§ **What needs to be done**:
Please could you give again the lines from the one holding "In a reciprocating" through the final line of the data below, exactly, with no other lines?

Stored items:
——————————

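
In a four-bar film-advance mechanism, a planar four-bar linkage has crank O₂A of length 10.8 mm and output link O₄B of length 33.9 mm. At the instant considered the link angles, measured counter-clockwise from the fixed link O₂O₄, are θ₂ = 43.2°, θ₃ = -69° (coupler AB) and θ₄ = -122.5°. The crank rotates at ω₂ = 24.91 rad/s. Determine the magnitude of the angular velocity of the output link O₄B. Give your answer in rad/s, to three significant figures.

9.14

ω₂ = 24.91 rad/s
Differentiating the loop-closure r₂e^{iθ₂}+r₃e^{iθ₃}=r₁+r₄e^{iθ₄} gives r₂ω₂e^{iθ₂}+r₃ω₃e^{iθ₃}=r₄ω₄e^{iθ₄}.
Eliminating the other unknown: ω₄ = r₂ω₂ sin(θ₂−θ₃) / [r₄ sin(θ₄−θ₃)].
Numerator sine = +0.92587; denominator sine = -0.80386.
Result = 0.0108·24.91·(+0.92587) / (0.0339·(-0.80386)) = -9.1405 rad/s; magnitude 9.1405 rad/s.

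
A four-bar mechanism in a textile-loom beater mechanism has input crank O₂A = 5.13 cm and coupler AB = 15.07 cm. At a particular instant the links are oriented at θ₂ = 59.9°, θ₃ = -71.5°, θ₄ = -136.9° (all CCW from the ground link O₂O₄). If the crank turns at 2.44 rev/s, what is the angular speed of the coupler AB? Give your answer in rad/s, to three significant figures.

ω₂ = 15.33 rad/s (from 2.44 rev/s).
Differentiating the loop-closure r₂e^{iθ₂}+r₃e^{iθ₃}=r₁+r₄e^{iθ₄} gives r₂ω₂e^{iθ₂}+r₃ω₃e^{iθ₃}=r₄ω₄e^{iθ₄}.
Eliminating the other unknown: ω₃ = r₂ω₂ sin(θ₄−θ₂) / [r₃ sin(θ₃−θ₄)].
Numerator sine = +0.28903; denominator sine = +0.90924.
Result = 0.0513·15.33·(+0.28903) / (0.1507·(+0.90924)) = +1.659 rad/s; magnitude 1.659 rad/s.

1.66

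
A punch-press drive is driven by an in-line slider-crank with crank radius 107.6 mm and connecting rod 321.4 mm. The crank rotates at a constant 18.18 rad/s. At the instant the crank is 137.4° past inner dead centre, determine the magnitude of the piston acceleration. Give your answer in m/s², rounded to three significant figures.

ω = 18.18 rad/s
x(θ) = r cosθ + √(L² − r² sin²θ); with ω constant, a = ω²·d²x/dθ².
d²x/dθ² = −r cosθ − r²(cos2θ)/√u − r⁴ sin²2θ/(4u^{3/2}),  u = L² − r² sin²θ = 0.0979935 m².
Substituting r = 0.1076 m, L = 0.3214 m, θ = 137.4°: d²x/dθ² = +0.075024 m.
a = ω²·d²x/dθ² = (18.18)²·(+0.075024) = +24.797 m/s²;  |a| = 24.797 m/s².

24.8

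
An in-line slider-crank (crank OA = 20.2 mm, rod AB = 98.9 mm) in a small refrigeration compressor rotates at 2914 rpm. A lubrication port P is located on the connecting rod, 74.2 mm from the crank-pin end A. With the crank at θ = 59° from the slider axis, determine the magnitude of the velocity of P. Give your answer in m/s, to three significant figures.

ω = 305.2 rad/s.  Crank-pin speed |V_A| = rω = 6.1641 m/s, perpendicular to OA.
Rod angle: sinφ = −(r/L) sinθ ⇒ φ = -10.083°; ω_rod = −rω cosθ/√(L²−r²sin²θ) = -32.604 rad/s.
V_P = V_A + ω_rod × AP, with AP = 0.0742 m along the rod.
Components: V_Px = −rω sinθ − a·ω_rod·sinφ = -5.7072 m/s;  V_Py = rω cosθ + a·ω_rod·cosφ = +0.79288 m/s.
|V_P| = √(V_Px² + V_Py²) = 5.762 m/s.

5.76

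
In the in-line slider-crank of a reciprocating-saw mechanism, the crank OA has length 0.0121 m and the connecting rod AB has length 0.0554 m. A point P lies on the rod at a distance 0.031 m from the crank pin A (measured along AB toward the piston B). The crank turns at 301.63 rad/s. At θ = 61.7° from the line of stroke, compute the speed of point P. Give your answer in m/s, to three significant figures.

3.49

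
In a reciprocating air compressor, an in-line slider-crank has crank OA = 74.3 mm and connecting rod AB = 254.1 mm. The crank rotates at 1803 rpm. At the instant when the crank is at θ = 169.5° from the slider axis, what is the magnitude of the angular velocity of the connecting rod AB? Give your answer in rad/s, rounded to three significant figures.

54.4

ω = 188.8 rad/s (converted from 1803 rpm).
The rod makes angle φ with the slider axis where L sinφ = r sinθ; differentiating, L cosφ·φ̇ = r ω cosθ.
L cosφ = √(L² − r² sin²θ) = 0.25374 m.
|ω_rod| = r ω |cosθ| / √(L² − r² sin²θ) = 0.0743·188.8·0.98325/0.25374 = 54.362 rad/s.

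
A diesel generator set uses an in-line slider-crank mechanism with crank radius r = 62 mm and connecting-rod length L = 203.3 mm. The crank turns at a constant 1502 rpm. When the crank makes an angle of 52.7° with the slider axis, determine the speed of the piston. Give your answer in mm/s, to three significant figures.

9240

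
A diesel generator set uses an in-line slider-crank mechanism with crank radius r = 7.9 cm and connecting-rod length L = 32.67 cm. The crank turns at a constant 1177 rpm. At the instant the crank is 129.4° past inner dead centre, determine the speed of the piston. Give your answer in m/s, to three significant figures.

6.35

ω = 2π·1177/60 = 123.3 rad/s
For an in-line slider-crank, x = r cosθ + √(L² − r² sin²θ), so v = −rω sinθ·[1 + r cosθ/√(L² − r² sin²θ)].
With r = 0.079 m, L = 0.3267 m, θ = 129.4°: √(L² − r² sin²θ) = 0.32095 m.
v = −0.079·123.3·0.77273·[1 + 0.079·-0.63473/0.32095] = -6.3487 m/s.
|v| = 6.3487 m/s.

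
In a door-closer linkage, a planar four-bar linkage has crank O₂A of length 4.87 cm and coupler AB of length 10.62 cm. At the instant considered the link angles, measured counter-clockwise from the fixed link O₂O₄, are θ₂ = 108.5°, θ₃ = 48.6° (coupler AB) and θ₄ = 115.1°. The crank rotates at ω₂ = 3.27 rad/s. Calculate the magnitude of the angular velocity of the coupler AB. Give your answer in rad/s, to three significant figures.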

——————————

§ **Result**:
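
In a reciprocating air compressor, an in-line slider-crank has crank OA = 74.3 mm and connecting rod AB = 254.1 mm. The crank rotates at 1803 rpm. At the instant when the crank is at θ = 169.5° from the slider axis, what is the magnitude of the angular velocity of the connecting rod AB? Give your answer in rad/s, rounded to three significant figures.

54.4

ω = 188.8 rad/s (converted from 1803 rpm).
The rod makes angle φ with the slider axis where L sinφ = r sinθ; differentiating, L cosφ·φ̇ = r ω cosθ.
L cosφ = √(L² − r² sin²θ) = 0.25374 m.
|ω_rod| = r ω |cosθ| / √(L² − r² sin²θ) = 0.0743·188.8·0.98325/0.25374 = 54.362 rad/s.

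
A diesel generator set uses an in-line slider-crank mechanism with crank radius r = 62 mm and connecting-rod length L = 203.3 mm. The crank turns at a constant 1502 rpm. When the crank makes an angle of 52.7° with the slider axis, determine the speed of the piston. Give your answer in mm/s, to three significant figures.

9240

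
A diesel generator set uses an in-line slider-crank mechanism with crank radius r = 7.9 cm and connecting-rod length L = 32.67 cm. The crank turns at a constant 1177 rpm. At the instant the crank is 129.4° past inner dead centre, determine the speed of the piston. Give your answer in m/s, to three significant figures.

6.35

ω = 2π·1177/60 = 123.3 rad/s
For an in-line slider-crank, x = r cosθ + √(L² − r² sin²θ), so v = −rω sinθ·[1 + r cosθ/√(L² − r² sin²θ)].
With r = 0.079 m, L = 0.3267 m, θ = 129.4°: √(L² − r² sin²θ) = 0.32095 m.
v = −0.079·123.3·0.77273·[1 + 0.079·-0.63473/0.32095] = -6.3487 m/s.
|v| = 6.3487 m/s.

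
In a door-closer linkage, a planar four-bar linkage has crank O₂A of length 4.87 cm and coupler AB of length 10.62 cm. At the instant considered the link angles, measured counter-clockwise from the fixed link O₂O₄, are θ₂ = 108.5°, θ₃ = 48.6° (coupler AB) and θ₄ = 115.1°. The crank rotates at ω₂ = 3.27 rad/s. Calculate the magnitude of the angular velocity of the coupler AB. Give your answer in rad/s, to three significant figures.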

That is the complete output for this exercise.